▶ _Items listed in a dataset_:
════════

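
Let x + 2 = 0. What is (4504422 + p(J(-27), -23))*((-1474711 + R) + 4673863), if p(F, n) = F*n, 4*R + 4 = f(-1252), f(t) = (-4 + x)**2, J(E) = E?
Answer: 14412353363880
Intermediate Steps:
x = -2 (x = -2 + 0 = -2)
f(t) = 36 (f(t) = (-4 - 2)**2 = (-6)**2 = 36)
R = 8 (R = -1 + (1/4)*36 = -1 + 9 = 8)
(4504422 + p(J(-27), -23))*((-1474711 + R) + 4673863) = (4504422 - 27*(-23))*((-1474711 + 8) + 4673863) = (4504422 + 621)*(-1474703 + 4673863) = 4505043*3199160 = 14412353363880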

════════

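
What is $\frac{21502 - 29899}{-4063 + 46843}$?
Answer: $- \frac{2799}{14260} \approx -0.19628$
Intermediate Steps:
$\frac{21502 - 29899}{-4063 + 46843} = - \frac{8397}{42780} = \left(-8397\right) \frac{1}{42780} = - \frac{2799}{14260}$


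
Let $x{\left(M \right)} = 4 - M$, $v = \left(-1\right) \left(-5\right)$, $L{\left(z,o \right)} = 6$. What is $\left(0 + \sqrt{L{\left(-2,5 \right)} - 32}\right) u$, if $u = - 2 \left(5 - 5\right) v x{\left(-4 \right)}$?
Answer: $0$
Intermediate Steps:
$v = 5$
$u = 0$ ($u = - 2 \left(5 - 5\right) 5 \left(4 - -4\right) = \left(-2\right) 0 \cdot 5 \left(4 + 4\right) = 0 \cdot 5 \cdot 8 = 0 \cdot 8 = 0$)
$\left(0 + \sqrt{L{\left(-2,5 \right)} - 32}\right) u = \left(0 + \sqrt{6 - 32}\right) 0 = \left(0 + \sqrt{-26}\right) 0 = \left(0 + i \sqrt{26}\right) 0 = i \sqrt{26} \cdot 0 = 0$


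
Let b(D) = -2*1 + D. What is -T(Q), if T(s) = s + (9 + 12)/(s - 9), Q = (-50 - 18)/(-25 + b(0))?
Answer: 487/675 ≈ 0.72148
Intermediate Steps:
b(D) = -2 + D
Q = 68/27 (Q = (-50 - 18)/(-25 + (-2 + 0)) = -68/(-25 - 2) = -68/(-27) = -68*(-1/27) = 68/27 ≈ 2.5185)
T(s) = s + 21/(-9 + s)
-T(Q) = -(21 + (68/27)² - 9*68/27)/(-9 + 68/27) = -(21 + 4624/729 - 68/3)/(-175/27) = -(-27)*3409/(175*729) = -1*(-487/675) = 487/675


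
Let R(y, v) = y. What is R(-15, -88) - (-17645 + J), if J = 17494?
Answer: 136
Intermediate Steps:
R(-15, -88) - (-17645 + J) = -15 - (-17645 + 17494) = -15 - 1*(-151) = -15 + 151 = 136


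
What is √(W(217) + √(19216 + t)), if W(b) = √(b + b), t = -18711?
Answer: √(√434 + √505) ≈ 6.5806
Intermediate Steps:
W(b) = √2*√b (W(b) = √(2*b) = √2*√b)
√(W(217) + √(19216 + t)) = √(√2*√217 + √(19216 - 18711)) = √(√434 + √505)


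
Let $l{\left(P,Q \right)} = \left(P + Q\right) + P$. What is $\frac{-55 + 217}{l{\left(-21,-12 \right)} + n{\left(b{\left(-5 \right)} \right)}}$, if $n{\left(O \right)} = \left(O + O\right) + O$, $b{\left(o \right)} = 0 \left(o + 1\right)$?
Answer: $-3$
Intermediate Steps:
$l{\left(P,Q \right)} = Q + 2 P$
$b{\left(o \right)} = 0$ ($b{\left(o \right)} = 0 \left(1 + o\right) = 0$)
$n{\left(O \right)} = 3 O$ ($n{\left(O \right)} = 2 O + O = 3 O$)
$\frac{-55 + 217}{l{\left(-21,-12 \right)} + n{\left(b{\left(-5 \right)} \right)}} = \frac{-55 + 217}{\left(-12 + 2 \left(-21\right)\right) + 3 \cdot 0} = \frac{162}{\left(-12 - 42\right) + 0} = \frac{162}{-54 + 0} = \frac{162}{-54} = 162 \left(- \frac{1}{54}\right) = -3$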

════════

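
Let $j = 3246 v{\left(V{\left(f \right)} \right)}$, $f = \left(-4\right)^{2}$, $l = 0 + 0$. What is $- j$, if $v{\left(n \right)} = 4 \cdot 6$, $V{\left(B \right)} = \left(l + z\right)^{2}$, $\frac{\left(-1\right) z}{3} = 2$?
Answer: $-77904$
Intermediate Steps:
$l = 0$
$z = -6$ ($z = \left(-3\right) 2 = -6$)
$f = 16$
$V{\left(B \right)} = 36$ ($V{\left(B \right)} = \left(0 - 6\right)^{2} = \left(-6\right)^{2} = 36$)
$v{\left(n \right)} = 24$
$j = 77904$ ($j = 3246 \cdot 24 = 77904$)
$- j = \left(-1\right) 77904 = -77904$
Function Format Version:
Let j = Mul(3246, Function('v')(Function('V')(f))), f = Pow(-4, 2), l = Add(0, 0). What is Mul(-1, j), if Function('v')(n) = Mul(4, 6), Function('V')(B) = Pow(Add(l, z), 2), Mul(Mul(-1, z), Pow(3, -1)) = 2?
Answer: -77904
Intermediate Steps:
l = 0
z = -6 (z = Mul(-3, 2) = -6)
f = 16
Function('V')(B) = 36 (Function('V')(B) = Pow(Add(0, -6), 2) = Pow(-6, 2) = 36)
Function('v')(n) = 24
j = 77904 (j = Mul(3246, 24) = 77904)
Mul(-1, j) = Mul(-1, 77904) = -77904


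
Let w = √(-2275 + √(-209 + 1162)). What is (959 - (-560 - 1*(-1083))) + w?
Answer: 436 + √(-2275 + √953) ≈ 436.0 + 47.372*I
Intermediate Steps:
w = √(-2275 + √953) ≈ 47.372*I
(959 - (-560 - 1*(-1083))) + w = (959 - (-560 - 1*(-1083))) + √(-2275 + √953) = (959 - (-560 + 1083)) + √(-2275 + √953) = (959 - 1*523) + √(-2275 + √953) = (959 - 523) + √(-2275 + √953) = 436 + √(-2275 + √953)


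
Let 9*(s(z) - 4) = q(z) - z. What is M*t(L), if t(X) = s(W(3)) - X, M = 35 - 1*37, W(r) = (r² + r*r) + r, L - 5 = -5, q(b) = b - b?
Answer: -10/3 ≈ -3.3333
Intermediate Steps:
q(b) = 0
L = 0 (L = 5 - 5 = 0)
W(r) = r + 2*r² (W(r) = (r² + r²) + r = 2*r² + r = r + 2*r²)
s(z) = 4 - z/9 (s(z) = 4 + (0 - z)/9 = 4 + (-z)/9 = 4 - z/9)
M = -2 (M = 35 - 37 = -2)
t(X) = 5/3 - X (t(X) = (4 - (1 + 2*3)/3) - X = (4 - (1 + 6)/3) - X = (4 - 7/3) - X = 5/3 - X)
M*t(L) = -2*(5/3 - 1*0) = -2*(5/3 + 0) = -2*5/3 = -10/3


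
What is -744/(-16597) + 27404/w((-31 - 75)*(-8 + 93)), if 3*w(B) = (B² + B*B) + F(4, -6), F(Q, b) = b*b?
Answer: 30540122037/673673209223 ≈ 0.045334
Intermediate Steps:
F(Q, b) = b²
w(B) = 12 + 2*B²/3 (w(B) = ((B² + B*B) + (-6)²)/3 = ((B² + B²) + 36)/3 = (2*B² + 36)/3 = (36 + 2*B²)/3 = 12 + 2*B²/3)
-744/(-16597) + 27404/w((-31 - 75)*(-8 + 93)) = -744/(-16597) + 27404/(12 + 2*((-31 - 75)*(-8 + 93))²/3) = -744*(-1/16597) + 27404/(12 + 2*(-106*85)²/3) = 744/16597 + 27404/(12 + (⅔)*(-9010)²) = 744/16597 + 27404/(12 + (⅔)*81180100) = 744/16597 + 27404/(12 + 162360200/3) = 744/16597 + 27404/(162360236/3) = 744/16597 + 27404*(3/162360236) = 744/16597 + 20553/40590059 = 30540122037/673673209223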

════════

▶ _To do_:
Output the lines above between the one holding "6$. What is" and the one holding "Answer: 487/675 ≈ 0.72148", inclusive, with nothing before or after them.

▶ _Answer space_:
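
Let $x{\left(M \right)} = 4 - M$, $v = \left(-1\right) \left(-5\right)$, $L{\left(z,o \right)} = 6$. What is $\left(0 + \sqrt{L{\left(-2,5 \right)} - 32}\right) u$, if $u = - 2 \left(5 - 5\right) v x{\left(-4 \right)}$?
Answer: $0$
Intermediate Steps:
$v = 5$
$u = 0$ ($u = - 2 \left(5 - 5\right) 5 \left(4 - -4\right) = \left(-2\right) 0 \cdot 5 \left(4 + 4\right) = 0 \cdot 5 \cdot 8 = 0 \cdot 8 = 0$)
$\left(0 + \sqrt{L{\left(-2,5 \right)} - 32}\right) u = \left(0 + \sqrt{6 - 32}\right) 0 = \left(0 + \sqrt{-26}\right) 0 = \left(0 + i \sqrt{26}\right) 0 = i \sqrt{26} \cdot 0 = 0$


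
Let b(D) = -2*1 + D. What is -T(Q), if T(s) = s + (9 + 12)/(s - 9), Q = (-50 - 18)/(-25 + b(0))?
Answer: 487/675 ≈ 0.72148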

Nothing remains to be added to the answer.